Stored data
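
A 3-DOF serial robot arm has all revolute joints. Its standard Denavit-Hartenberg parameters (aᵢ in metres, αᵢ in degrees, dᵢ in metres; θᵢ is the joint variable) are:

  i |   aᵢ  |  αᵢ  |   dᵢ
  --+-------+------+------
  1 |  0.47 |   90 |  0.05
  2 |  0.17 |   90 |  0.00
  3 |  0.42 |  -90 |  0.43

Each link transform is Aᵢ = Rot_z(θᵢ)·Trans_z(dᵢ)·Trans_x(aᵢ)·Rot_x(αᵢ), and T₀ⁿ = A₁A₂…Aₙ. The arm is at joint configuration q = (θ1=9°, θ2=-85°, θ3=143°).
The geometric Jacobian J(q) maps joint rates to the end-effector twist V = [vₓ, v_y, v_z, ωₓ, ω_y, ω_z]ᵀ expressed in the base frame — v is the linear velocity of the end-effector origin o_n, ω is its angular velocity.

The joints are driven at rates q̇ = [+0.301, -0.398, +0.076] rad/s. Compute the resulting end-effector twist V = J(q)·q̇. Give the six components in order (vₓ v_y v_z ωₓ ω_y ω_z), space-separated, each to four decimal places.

0.1183 0.0528 0.1954 -0.1370 0.3813 0.2944

o_n = [0.0664, -0.2454, 0.1773]
J₁: ẑ×o_n = [0.2454, 0.0664, -0.0000], ω = ẑ
J2: z=[0.1564, -0.9877, 0.0000] o=[0.4642, 0.0735, 0.0500] → [-0.1258, -0.0199, -0.4428, 0.1564, -0.9877, 0.0000]
J3: z=[-0.9839, -0.1558, -0.0872] o=[0.4788, 0.0758, -0.1194] → [-0.0742, 0.3279, 0.2518, -0.9839, -0.1558, -0.0872]
V = J·q̇ = [0.1183, 0.0528, 0.1954, -0.1370, 0.3813, 0.2944]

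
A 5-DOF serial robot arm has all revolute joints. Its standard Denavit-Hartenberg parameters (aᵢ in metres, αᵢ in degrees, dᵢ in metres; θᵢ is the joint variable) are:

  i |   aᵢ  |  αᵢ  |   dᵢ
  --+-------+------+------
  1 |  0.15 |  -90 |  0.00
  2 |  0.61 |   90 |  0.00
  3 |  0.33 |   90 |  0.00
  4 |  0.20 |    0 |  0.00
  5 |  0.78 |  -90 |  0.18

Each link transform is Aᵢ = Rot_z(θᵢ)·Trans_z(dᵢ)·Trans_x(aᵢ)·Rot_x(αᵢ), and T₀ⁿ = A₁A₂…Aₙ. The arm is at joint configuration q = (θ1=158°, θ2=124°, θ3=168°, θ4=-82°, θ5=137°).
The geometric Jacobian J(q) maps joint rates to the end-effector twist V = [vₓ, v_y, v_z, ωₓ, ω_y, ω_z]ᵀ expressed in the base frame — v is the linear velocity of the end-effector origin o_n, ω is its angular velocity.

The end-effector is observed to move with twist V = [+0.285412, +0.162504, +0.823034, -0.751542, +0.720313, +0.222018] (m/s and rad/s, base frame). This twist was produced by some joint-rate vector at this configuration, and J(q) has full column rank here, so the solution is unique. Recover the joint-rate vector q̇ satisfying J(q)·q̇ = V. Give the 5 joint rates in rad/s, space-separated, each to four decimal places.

o_n = [-0.6793, -0.0960, -0.1303]
J₁: ẑ×o_n = [0.0960, -0.6793, 0.0000], ω = ẑ
J2: z=[-0.3746, -0.9272, 0.0000] o=[-0.1391, 0.0562, 0.0000] → [0.1208, -0.0488, -0.4439, -0.3746, -0.9272, 0.0000]
J3: z=[-0.7687, 0.3106, -0.5592] o=[0.1772, -0.0716, -0.5057] → [0.1029, 0.7675, 0.2848, -0.7687, 0.3106, -0.5592]
J4: z=[-0.2586, -0.9505, -0.1724] o=[-0.0159, -0.0676, -0.2381] → [-0.1074, 0.1422, -0.6233, -0.2586, -0.9505, -0.1724]
J5: z=[-0.2586, -0.9505, -0.1724] o=[0.1201, -0.1288, -0.1048] → [0.0299, 0.1312, -0.7683, -0.2586, -0.9505, -0.1724]
q̇ = J⁺·V = [0.5450, 0.8970, 0.9820, -0.4580, -0.8540]

0.5450 0.8970 0.9820 -0.4580 -0.8540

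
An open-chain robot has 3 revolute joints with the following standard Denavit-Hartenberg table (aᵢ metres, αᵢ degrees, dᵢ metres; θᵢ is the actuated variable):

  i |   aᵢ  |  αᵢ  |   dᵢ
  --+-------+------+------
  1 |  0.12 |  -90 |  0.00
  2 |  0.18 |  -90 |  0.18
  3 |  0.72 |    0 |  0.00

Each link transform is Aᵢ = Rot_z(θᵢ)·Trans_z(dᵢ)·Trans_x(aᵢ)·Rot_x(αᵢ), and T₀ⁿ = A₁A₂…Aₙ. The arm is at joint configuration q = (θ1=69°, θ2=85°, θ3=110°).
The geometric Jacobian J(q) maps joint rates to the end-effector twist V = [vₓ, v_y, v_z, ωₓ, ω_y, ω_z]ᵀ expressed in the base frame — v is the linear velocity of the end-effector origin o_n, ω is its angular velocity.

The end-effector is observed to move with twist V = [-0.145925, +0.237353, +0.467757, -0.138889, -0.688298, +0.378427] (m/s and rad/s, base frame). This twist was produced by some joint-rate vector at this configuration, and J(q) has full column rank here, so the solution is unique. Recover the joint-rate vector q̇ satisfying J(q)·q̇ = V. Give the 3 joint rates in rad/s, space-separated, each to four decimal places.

0.4390 -0.1170 0.6950

o_n = [0.5045, -0.0713, 0.0660]
J₁: ẑ×o_n = [0.0713, 0.5045, -0.0000], ω = ẑ
J2: z=[-0.9336, 0.3584, 0.0000] o=[0.0430, 0.1120, 0.0000] → [0.0237, 0.0616, 0.0058, -0.9336, 0.3584, 0.0000]
J3: z=[-0.3570, -0.9300, -0.0872] o=[-0.1194, 0.1912, -0.1793] → [-0.2510, 0.0332, 0.6740, -0.3570, -0.9300, -0.0872]
q̇ = J⁺·V = [0.4390, -0.1170, 0.6950]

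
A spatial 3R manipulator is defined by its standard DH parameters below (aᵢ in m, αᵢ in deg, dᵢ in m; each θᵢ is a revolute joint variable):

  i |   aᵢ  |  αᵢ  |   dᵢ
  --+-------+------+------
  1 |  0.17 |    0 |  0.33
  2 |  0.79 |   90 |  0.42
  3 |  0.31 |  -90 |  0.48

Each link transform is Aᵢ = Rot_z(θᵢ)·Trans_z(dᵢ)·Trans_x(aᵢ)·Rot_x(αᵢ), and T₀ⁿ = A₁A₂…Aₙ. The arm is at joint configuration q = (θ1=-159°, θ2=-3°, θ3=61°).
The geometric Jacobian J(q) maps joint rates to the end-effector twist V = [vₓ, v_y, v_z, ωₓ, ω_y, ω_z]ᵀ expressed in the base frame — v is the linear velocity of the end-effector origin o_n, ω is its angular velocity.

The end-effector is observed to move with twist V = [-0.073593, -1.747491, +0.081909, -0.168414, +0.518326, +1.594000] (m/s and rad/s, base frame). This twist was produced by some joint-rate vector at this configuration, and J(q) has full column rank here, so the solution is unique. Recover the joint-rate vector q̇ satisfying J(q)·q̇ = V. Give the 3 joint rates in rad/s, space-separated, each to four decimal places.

o_n = [-1.2013, 0.1050, 1.0211]
J₁: ẑ×o_n = [-0.1050, -1.2013, 0.0000], ω = ẑ
J2: z=[0.0000, 0.0000, 1.0000] o=[-0.1587, -0.0609, 0.3300] → [-0.1659, -1.0426, 0.0000, 0.0000, 0.0000, 1.0000]
J3: z=[-0.3090, 0.9511, 0.0000] o=[-0.9100, -0.3050, 0.7500] → [0.2579, 0.0838, 0.1503, -0.3090, 0.9511, 0.0000]
q̇ = J⁺·V = [0.8270, 0.7670, 0.5450]

0.8270 0.7670 0.5450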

What to work on
Search the entries for the string "Denavit" and return each line where it turns up.

Answer to this problem
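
A 3-DOF serial robot arm has all revolute joints. Its standard Denavit-Hartenberg parameters (aᵢ in metres, αᵢ in degrees, dᵢ in metres; θᵢ is the joint variable) are:
A 5-DOF serial robot arm has all revolute joints. Its standard Denavit-Hartenberg parameters (aᵢ in metres, αᵢ in degrees, dᵢ in metres; θᵢ is the joint variable) are:
An open-chain robot has 3 revolute joints with the following standard Denavit-Hartenberg table (aᵢ metres, αᵢ degrees, dᵢ metres; θᵢ is the actuated variable):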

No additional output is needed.